*WHAT YOU HAVE TO DO:* Scan the records for the string "speed"; copy each line where it occurs.

*SOURCE DATA:*
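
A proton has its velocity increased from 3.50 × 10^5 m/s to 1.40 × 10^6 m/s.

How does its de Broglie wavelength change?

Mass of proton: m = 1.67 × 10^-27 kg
The wavelength decreases by a factor of 4.

Using λ = h/(mv):

Initial wavelength: λ₁ = h/(mv₁) = 1.13 × 10^-12 m
Final wavelength: λ₂ = h/(mv₂) = 2.83 × 10^-13 m

Since λ ∝ 1/v, when velocity increases by a factor of 4, the wavelength decreases by a factor of 4.

λ₂/λ₁ = v₁/v₂ = 1/4

The wavelength decreases by a factor of 4.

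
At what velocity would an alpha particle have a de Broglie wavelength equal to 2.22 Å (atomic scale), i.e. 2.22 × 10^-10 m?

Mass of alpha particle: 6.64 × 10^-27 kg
4.50 × 10^2 m/s

From λ = h/(mv), solve for v:

v = h/(mλ)
v = (6.626 × 10^-34 J·s) / (6.64 × 10^-27 kg × 2.22 × 10^-10 m)
v = 4.50 × 10^2 m/s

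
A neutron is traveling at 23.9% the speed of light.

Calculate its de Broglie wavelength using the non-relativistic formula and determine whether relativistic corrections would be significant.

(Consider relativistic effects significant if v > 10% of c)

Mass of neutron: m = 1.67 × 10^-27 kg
Yes, relativistic corrections are needed.

Using the non-relativistic de Broglie formula λ = h/(mv):

v = 23.9% × c = 7.165 × 10^7 m/s

λ = h/(mv)
λ = (6.626 × 10^-34 J·s) / (1.67 × 10^-27 kg × 7.165 × 10^7 m/s)
λ = 5.54 × 10^-15 m

Since v = 23.9% of c > 10% of c, relativistic corrections ARE significant and the actual wavelength would differ from this non-relativistic estimate.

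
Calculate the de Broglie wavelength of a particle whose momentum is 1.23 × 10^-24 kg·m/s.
5.39 × 10^-10 m

Using the de Broglie relation λ = h/p:

λ = h/p
λ = (6.626 × 10^-34 J·s) / (1.23 × 10^-24 kg·m/s)
λ = 5.39 × 10^-10 m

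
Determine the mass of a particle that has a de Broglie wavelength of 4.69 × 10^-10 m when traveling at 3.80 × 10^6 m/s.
3.72 × 10^-31 kg

From the de Broglie relation λ = h/(mv), we solve for m:

m = h/(λv)
m = (6.626 × 10^-34 J·s) / (4.69 × 10^-10 m × 3.80 × 10^6 m/s)
m = 3.72 × 10^-31 kg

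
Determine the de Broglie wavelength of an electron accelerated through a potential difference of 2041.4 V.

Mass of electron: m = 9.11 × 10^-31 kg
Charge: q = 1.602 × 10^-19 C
2.71 × 10^-11 m

When a particle is accelerated through voltage V, it gains kinetic energy KE = qV.

The de Broglie wavelength is then λ = h/√(2mqV):

λ = h/√(2mqV)
λ = (6.626 × 10^-34 J·s) / √(2 × 9.11 × 10^-31 kg × 1.602 × 10^-19 C × 2041.4 V)
λ = 2.71 × 10^-11 m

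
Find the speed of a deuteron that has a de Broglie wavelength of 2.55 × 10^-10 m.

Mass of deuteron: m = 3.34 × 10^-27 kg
7.78 × 10^2 m/s

From the de Broglie relation λ = h/(mv), we solve for v:

v = h/(mλ)
v = (6.626 × 10^-34 J·s) / (3.34 × 10^-27 kg × 2.55 × 10^-10 m)
v = 7.78 × 10^2 m/s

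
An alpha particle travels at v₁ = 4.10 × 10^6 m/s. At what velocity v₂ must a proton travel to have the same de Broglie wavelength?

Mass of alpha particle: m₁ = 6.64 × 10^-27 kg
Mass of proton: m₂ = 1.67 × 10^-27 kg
v₂ = 1.63 × 10^7 m/s

For equal de Broglie wavelengths: λ₁ = λ₂

h/(m₁v₁) = h/(m₂v₂)
m₁v₁ = m₂v₂
v₂ = v₁ · (m₁/m₂)

v₂ = 4.10 × 10^6 m/s × (6.64 × 10^-27 kg / 1.67 × 10^-27 kg)
v₂ = 1.63 × 10^7 m/s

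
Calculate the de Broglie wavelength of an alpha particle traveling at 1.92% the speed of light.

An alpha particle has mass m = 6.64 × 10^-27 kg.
1.73 × 10^-14 m

Using the de Broglie relation λ = h/(mv):

v = 1.92% × c = 5.756 × 10^6 m/s

λ = h/(mv)
λ = (6.626 × 10^-34 J·s) / (6.64 × 10^-27 kg × 5.756 × 10^6 m/s)
λ = 1.73 × 10^-14 m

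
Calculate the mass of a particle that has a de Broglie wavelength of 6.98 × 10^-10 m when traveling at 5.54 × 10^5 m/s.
1.71 × 10^-30 kg

From the de Broglie relation λ = h/(mv), we solve for m:

m = h/(λv)
m = (6.626 × 10^-34 J·s) / (6.98 × 10^-10 m × 5.54 × 10^5 m/s)
m = 1.71 × 10^-30 kg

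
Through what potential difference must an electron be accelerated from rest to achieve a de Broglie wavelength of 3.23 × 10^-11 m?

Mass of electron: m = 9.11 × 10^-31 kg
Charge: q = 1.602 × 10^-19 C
1.44 × 10^3 V

From λ = h/√(2mqV), we solve for V:

λ² = h²/(2mqV)
V = h²/(2mqλ²)
V = (6.626 × 10^-34 J·s)² / (2 × 9.11 × 10^-31 kg × 1.602 × 10^-19 C × (3.23 × 10^-11 m)²)
V = 1.44 × 10^3 V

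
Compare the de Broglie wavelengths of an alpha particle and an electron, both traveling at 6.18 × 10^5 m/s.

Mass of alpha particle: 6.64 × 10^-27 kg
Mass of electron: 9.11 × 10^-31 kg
The electron has the longer wavelength.

Using λ = h/(mv), since both particles have the same velocity, the wavelength depends only on mass.

For alpha particle: λ₁ = h/(m₁v) = 1.61 × 10^-13 m
For electron: λ₂ = h/(m₂v) = 1.18 × 10^-9 m

Since λ ∝ 1/m at constant velocity, the lighter particle has the longer wavelength.

The electron has the longer de Broglie wavelength.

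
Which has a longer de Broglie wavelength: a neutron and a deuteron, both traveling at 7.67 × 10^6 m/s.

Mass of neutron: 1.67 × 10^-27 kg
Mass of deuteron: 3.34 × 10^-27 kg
The neutron has the longer wavelength.

Using λ = h/(mv), since both particles have the same velocity, the wavelength depends only on mass.

For neutron: λ₁ = h/(m₁v) = 5.17 × 10^-14 m
For deuteron: λ₂ = h/(m₂v) = 2.59 × 10^-14 m

Since λ ∝ 1/m at constant velocity, the lighter particle has the longer wavelength.

The neutron has the longer de Broglie wavelength.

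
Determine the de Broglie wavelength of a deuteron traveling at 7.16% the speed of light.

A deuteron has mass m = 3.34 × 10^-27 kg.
9.24 × 10^-15 m

Using the de Broglie relation λ = h/(mv):

v = 7.16% × c = 2.147 × 10^7 m/s

λ = h/(mv)
λ = (6.626 × 10^-34 J·s) / (3.34 × 10^-27 kg × 2.147 × 10^7 m/s)
λ = 9.24 × 10^-15 m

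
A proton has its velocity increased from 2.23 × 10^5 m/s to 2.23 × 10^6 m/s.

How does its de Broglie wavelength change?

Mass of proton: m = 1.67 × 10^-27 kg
The wavelength decreases by a factor of 10.

Using λ = h/(mv):

Initial wavelength: λ₁ = h/(mv₁) = 1.78 × 10^-12 m
Final wavelength: λ₂ = h/(mv₂) = 1.78 × 10^-13 m

Since λ ∝ 1/v, when velocity increases by a factor of 10, the wavelength decreases by a factor of 10.

λ₂/λ₁ = v₁/v₂ = 1/10

The wavelength decreases by a factor of 10.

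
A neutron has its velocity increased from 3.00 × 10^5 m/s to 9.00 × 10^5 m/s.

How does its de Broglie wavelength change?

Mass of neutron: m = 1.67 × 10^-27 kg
The wavelength decreases by a factor of 3.

Using λ = h/(mv):

Initial wavelength: λ₁ = h/(mv₁) = 1.32 × 10^-12 m
Final wavelength: λ₂ = h/(mv₂) = 4.41 × 10^-13 m

Since λ ∝ 1/v, when velocity increases by a factor of 3, the wavelength decreases by a factor of 3.

λ₂/λ₁ = v₁/v₂ = 1/3

The wavelength decreases by a factor of 3.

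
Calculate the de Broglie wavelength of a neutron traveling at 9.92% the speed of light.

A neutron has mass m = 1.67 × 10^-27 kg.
1.33 × 10^-14 m

Using the de Broglie relation λ = h/(mv):

v = 9.92% × c = 2.974 × 10^7 m/s

λ = h/(mv)
λ = (6.626 × 10^-34 J·s) / (1.67 × 10^-27 kg × 2.974 × 10^7 m/s)
λ = 1.33 × 10^-14 m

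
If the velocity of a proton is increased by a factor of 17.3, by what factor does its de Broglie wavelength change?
The wavelength decreases by a factor of 17.3.

From λ = h/(mv), the wavelength is inversely proportional to velocity:

λ ∝ 1/v

If v → 17.3v, then λ → λ/17.3

When velocity is increased by a factor of 17.3, the wavelength decreases by a factor of 17.3.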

*ANSWER BELOW:*
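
A neutron is traveling at 23.9% the speed of light.
Find the speed of a deuteron that has a de Broglie wavelength of 2.55 × 10^-10 m.
Calculate the de Broglie wavelength of an alpha particle traveling at 1.92% the speed of light.
Determine the de Broglie wavelength of a deuteron traveling at 7.16% the speed of light.
Calculate the de Broglie wavelength of a neutron traveling at 9.92% the speed of light.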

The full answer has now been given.